What you are asked to do =>
Write out only the tail of the records, beginning at the line containing "The harmony is Bb" and including the last line, exactly as written.

:: Source data ::

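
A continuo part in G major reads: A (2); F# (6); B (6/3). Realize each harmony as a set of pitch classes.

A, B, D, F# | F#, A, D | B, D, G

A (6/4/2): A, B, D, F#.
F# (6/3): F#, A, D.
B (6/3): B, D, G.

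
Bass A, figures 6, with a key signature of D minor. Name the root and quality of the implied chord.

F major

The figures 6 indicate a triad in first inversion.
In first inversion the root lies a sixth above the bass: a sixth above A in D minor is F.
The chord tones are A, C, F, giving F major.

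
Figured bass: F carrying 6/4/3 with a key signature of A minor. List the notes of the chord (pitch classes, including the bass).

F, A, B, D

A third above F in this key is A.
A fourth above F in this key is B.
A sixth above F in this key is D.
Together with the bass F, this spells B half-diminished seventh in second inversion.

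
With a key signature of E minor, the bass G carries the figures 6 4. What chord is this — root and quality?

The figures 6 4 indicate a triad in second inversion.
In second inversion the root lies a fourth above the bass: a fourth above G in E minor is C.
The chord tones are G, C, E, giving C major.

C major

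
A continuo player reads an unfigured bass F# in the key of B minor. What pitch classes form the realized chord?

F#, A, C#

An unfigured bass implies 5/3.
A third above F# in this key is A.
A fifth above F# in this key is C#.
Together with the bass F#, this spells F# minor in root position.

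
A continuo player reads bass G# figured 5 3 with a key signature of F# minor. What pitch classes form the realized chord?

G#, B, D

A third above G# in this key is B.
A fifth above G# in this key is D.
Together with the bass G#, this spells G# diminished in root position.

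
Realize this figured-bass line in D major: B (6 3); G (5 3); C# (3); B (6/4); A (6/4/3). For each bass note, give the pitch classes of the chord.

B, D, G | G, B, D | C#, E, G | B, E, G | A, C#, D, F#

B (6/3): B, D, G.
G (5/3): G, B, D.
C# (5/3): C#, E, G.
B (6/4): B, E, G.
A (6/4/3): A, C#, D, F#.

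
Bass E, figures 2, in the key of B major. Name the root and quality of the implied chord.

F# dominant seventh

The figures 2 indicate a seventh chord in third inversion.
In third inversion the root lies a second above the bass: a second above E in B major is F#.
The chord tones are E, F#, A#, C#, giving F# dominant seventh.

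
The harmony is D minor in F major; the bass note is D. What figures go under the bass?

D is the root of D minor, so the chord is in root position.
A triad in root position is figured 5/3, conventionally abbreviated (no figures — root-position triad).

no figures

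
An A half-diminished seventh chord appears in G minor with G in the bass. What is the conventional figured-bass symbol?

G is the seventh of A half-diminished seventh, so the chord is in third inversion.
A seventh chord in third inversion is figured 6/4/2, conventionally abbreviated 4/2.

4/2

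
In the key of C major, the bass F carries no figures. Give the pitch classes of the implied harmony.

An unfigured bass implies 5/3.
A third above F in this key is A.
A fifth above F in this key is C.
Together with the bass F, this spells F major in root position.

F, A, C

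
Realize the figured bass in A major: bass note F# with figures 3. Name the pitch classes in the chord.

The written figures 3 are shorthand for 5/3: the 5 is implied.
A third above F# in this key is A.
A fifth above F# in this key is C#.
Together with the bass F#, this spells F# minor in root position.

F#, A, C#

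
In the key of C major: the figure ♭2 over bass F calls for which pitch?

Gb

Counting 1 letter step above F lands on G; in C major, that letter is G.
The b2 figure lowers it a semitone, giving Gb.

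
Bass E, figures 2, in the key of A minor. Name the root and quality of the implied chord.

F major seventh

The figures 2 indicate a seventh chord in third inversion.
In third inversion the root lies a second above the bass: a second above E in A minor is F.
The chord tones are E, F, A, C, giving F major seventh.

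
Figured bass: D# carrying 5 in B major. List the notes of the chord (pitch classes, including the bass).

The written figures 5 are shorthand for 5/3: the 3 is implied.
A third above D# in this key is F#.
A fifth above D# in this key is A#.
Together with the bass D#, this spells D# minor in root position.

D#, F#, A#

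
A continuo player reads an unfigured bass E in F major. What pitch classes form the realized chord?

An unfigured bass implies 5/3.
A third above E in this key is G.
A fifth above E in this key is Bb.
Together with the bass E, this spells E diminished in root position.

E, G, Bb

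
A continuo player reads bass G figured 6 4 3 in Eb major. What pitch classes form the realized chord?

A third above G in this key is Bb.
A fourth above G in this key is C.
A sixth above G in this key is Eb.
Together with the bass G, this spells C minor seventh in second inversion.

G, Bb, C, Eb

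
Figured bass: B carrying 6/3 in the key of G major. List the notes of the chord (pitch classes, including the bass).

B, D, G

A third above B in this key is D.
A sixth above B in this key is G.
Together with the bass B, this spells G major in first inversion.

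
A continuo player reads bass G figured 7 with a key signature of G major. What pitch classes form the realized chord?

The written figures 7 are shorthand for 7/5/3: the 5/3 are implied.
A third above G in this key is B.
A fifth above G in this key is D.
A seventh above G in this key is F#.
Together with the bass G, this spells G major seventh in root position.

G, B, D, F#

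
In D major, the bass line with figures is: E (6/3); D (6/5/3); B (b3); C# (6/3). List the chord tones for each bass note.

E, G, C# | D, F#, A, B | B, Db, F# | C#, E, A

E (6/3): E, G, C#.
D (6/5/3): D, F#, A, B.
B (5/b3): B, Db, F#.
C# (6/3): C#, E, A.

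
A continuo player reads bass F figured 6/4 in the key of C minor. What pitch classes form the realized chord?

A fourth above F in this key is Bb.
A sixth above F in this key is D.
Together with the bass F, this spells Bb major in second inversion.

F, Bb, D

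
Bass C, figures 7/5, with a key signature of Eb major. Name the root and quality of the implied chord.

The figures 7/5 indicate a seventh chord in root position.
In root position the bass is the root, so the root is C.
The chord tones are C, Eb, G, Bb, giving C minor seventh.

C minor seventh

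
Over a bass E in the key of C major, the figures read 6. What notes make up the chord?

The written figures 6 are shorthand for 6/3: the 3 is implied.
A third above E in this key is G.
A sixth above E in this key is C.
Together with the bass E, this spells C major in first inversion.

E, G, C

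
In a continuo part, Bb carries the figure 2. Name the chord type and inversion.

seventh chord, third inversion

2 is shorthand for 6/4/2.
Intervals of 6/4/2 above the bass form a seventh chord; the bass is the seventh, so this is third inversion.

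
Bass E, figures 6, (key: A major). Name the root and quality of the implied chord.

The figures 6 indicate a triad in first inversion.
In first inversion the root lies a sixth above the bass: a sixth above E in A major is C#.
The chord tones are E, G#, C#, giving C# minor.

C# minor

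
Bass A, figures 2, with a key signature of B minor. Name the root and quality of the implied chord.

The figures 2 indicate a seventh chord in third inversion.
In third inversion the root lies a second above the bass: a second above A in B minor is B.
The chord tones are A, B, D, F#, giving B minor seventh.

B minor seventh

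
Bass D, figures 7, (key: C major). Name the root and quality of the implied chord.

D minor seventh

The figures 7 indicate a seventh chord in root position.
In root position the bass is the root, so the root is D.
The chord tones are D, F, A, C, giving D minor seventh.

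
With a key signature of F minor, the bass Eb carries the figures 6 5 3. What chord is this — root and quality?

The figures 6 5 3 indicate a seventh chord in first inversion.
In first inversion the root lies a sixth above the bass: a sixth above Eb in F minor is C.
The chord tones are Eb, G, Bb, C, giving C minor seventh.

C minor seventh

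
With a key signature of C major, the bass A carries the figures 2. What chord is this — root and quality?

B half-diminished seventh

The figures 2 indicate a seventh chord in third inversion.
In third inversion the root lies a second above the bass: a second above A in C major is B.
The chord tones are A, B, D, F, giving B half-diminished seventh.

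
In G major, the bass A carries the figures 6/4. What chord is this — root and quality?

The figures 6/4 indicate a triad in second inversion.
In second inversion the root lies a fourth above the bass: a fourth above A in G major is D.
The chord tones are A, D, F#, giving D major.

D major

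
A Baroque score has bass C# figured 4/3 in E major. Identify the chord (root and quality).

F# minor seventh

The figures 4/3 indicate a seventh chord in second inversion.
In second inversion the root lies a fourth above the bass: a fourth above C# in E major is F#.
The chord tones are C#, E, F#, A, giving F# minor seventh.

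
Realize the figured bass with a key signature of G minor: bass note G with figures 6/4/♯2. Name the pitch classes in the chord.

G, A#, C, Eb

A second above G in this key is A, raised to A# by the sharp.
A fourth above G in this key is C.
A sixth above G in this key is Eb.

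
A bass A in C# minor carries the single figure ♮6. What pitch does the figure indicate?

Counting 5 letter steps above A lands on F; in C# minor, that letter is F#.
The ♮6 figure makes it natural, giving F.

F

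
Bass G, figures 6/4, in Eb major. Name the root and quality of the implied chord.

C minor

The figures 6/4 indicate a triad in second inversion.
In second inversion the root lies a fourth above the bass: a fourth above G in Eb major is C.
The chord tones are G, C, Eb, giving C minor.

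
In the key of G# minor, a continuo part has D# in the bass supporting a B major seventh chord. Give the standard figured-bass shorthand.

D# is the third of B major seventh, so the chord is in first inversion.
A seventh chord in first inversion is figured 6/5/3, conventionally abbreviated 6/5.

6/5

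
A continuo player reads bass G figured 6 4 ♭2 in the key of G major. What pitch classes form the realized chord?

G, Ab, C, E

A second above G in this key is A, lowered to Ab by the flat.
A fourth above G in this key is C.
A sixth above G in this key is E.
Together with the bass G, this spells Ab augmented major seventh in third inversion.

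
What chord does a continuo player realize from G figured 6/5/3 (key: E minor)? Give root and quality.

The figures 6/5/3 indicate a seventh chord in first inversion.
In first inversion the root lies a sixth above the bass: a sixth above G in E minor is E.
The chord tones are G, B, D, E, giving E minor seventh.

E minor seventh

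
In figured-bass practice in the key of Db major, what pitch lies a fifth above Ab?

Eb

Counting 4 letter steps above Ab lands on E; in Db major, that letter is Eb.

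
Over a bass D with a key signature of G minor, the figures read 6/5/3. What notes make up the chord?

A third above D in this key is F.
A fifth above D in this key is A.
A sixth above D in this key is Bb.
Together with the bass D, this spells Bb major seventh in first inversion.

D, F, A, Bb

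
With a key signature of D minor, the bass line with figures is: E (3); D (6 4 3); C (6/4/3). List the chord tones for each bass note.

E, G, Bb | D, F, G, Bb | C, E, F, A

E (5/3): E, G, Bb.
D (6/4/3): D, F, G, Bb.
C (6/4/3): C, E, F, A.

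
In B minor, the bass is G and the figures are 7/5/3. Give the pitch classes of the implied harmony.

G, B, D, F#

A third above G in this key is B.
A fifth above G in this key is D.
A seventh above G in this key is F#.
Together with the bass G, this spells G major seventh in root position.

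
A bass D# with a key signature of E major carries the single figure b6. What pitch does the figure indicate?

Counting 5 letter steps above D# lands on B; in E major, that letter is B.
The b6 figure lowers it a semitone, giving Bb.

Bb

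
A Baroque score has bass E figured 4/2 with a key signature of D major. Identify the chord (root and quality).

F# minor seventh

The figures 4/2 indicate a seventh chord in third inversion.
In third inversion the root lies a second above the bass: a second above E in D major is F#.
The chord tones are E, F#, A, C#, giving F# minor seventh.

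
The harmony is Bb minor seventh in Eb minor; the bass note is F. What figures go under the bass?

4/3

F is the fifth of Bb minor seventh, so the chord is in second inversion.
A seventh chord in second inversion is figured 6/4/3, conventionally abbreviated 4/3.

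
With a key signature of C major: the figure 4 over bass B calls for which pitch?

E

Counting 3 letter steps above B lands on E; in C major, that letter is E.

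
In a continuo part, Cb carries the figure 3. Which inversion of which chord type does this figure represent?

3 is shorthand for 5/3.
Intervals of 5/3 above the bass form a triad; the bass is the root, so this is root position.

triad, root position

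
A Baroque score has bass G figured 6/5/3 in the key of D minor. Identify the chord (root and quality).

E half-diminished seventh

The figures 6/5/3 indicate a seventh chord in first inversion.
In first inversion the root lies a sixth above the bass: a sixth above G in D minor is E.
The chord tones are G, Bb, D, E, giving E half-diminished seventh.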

:::

Answer section =>
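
The harmony is Bb minor seventh in Eb minor; the bass note is F. What figures go under the bass?

4/3

F is the fifth of Bb minor seventh, so the chord is in second inversion.
A seventh chord in second inversion is figured 6/4/3, conventionally abbreviated 4/3.

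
With a key signature of C major: the figure 4 over bass B calls for which pitch?

E

Counting 3 letter steps above B lands on E; in C major, that letter is E.

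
In a continuo part, Cb carries the figure 3. Which inversion of which chord type does this figure represent?

3 is shorthand for 5/3.
Intervals of 5/3 above the bass form a triad; the bass is the root, so this is root position.

triad, root position

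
A Baroque score has bass G figured 6/5/3 in the key of D minor. Identify the chord (root and quality).

E half-diminished seventh

The figures 6/5/3 indicate a seventh chord in first inversion.
In first inversion the root lies a sixth above the bass: a sixth above G in D minor is E.
The chord tones are G, Bb, D, E, giving E half-diminished seventh.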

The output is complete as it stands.